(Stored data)
________________
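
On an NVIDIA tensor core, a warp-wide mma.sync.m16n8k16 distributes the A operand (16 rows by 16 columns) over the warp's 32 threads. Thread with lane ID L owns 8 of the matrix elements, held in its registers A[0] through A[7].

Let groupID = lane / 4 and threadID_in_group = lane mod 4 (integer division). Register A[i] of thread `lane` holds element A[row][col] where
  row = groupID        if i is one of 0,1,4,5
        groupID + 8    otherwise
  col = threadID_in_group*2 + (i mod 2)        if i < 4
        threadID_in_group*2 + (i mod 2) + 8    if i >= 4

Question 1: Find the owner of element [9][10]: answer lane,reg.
5,6

r=9⇒gr=1,Rb=1  c=10⇒Cb=1,th=1,odd=0
L=1*4+1=5  i=1*4+1*2+0=6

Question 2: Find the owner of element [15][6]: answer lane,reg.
r:15=>grp=7,rB=1  c:6=>cB=0,tig=3,lo=0
L=7*4+3=31  i=0*4+1*2+0=2

31,2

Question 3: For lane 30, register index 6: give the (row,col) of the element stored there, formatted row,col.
15,12

lane 30: gid=7 (30/4), tid=2 (30%4)
i=6: r=7+8=15, c=2*2+0+8=12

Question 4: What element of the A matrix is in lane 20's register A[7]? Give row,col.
lane 20: grp=5 (20/4), tig=0 (20%4)
i=7: r=5+8=13, c=0*2+1+8=9

13,9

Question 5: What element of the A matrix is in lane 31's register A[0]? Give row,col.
31: g=7,t=3
[0] (7+0,3*2+0+0) = (7,6)

7,6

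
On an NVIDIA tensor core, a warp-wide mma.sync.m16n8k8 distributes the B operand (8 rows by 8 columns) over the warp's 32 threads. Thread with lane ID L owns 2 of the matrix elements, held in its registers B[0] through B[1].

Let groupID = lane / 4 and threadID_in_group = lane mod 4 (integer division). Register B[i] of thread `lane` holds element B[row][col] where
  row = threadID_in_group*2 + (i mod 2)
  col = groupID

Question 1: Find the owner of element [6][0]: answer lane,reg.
c: 0->gid=0  r: 6->tid=3,i&1=0
L=0*4+3=3  i=0=0

3,0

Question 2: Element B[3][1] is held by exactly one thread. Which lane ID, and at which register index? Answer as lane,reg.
c=1->g=1  r=3->t=1,b0=1
L=1*4+1=5  i=1=1

5,1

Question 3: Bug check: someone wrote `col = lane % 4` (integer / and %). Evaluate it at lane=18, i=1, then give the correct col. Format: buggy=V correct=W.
buggy=2 correct=4

`lane % 4`[18,1]=>2
lane 18: grp=4 (18/4), tig=2 (18%4)
i=1: r=2*2+1=5, c=grp=4
col: 2 vs 4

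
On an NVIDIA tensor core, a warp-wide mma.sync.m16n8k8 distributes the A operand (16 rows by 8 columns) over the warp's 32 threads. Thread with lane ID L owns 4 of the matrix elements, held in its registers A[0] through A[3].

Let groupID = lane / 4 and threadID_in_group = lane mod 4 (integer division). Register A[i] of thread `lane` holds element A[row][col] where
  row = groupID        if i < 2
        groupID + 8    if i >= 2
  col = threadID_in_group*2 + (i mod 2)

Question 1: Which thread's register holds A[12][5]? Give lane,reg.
r: 12->gid=4,r8=1  c: 5->tid=2,i&1=1
L=4*4+2=18  i=1*2+1=3

18,3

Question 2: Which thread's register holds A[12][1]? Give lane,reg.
16,3

r=12→G=4,rhi=1  c=1→T=0,p=1
L=4*4+0=16  i=1*2+1=3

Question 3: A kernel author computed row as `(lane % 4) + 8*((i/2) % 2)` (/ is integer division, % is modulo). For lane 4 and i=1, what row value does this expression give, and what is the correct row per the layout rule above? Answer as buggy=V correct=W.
`(lane % 4) + 8*((i/2) % 2)`[4,1]⇒0
lane 4: gr=1 (4/4), th=0 (4%4)
i=1: r=1+0=1, c=0*2+1=1
row: 0 vs 1

buggy=0 correct=1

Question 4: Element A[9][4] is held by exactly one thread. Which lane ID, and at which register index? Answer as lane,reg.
6,2

r:9=>grp=1,rB=1  c:4=>tig=2,lo=0
L=1*4+2=6  i=1*2+0=2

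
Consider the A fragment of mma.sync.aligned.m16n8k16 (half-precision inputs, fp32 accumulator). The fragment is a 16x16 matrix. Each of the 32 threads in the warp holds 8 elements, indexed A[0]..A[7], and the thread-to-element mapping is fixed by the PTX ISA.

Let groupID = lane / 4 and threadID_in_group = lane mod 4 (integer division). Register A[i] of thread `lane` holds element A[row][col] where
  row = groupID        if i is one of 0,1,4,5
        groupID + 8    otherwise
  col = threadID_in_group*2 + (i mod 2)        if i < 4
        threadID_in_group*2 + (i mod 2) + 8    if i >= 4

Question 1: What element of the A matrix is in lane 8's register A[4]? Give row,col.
L=8->gid=8>>2=2, tid=8&3=0
[4]->row 2+0=2  col 0·2+0+8=8

2,8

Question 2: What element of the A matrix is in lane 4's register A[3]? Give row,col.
L=4⇒gr=4>>2=1, th=4&3=0
[3]⇒row 1+8=9  col 0·2+1+0=1

9,1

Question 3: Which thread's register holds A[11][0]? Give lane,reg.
r=11⇒gr=3,Rb=1  c=0⇒Cb=0,th=0,odd=0
L=3*4+0=12  i=0*4+1*2+0=2

12,2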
________________
Aim of the task
Write out all of the records once more, exactly.

Reply
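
On an NVIDIA tensor core, a warp-wide mma.sync.m16n8k16 distributes the A operand (16 rows by 16 columns) over the warp's 32 threads. Thread with lane ID L owns 8 of the matrix elements, held in its registers A[0] through A[7].

Let groupID = lane / 4 and threadID_in_group = lane mod 4 (integer division). Register A[i] of thread `lane` holds element A[row][col] where
  row = groupID        if i is one of 0,1,4,5
        groupID + 8    otherwise
  col = threadID_in_group*2 + (i mod 2)        if i < 4
        threadID_in_group*2 + (i mod 2) + 8    if i >= 4

Question 1: Find the owner of element [9][10]: answer lane,reg.
5,6

r=9⇒gr=1,Rb=1  c=10⇒Cb=1,th=1,odd=0
L=1*4+1=5  i=1*4+1*2+0=6

Question 2: Find the owner of element [15][6]: answer lane,reg.
r:15=>grp=7,rB=1  c:6=>cB=0,tig=3,lo=0
L=7*4+3=31  i=0*4+1*2+0=2

31,2

Question 3: For lane 30, register index 6: give the (row,col) of the element stored there, formatted row,col.
15,12

lane 30: gid=7 (30/4), tid=2 (30%4)
i=6: r=7+8=15, c=2*2+0+8=12

Question 4: What element of the A matrix is in lane 20's register A[7]? Give row,col.
lane 20: grp=5 (20/4), tig=0 (20%4)
i=7: r=5+8=13, c=0*2+1+8=9

13,9

Question 5: What element of the A matrix is in lane 31's register A[0]? Give row,col.
31: g=7,t=3
[0] (7+0,3*2+0+0) = (7,6)

7,6

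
On an NVIDIA tensor core, a warp-wide mma.sync.m16n8k8 distributes the B operand (8 rows by 8 columns) over the warp's 32 threads. Thread with lane ID L owns 2 of the matrix elements, held in its registers B[0] through B[1].

Let groupID = lane / 4 and threadID_in_group = lane mod 4 (integer division). Register B[i] of thread `lane` holds element B[row][col] where
  row = threadID_in_group*2 + (i mod 2)
  col = groupID

Question 1: Find the owner of element [6][0]: answer lane,reg.
c: 0->gid=0  r: 6->tid=3,i&1=0
L=0*4+3=3  i=0=0

3,0

Question 2: Element B[3][1] is held by exactly one thread. Which lane ID, and at which register index? Answer as lane,reg.
c=1->g=1  r=3->t=1,b0=1
L=1*4+1=5  i=1=1

5,1

Question 3: Bug check: someone wrote `col = lane % 4` (integer / and %). Evaluate it at lane=18, i=1, then give the correct col. Format: buggy=V correct=W.
buggy=2 correct=4

`lane % 4`[18,1]=>2
lane 18: grp=4 (18/4), tig=2 (18%4)
i=1: r=2*2+1=5, c=grp=4
col: 2 vs 4

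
On an NVIDIA tensor core, a warp-wide mma.sync.m16n8k8 distributes the A operand (16 rows by 8 columns) over the warp's 32 threads. Thread with lane ID L owns 4 of the matrix elements, held in its registers A[0] through A[3].

Let groupID = lane / 4 and threadID_in_group = lane mod 4 (integer division). Register A[i] of thread `lane` holds element A[row][col] where
  row = groupID        if i < 2
        groupID + 8    if i >= 2
  col = threadID_in_group*2 + (i mod 2)

Question 1: Which thread's register holds A[12][5]? Give lane,reg.
r: 12->gid=4,r8=1  c: 5->tid=2,i&1=1
L=4*4+2=18  i=1*2+1=3

18,3

Question 2: Which thread's register holds A[12][1]? Give lane,reg.
16,3

r=12→G=4,rhi=1  c=1→T=0,p=1
L=4*4+0=16  i=1*2+1=3

Question 3: A kernel author computed row as `(lane % 4) + 8*((i/2) % 2)` (/ is integer division, % is modulo). For lane 4 and i=1, what row value does this expression give, and what is the correct row per the layout rule above? Answer as buggy=V correct=W.
`(lane % 4) + 8*((i/2) % 2)`[4,1]⇒0
lane 4: gr=1 (4/4), th=0 (4%4)
i=1: r=1+0=1, c=0*2+1=1
row: 0 vs 1

buggy=0 correct=1

Question 4: Element A[9][4] is held by exactly one thread. Which lane ID, and at which register index? Answer as lane,reg.
6,2

r:9=>grp=1,rB=1  c:4=>tig=2,lo=0
L=1*4+2=6  i=1*2+0=2

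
Consider the A fragment of mma.sync.aligned.m16n8k16 (half-precision inputs, fp32 accumulator). The fragment is a 16x16 matrix. Each of the 32 threads in the warp holds 8 elements, indexed A[0]..A[7], and the thread-to-element mapping is fixed by the PTX ISA.

Let groupID = lane / 4 and threadID_in_group = lane mod 4 (integer division). Register A[i] of thread `lane` holds element A[row][col] where
  row = groupID        if i is one of 0,1,4,5
        groupID + 8    otherwise
  col = threadID_in_group*2 + (i mod 2)        if i < 4
        threadID_in_group*2 + (i mod 2) + 8    if i >= 4

Question 1: What element of the A matrix is in lane 8's register A[4]? Give row,col.
L=8->gid=8>>2=2, tid=8&3=0
[4]->row 2+0=2  col 0·2+0+8=8

2,8

Question 2: What element of the A matrix is in lane 4's register A[3]? Give row,col.
L=4⇒gr=4>>2=1, th=4&3=0
[3]⇒row 1+8=9  col 0·2+1+0=1

9,1

Question 3: Which thread's register holds A[11][0]? Give lane,reg.
r=11⇒gr=3,Rb=1  c=0⇒Cb=0,th=0,odd=0
L=3*4+0=12  i=0*4+1*2+0=2

12,2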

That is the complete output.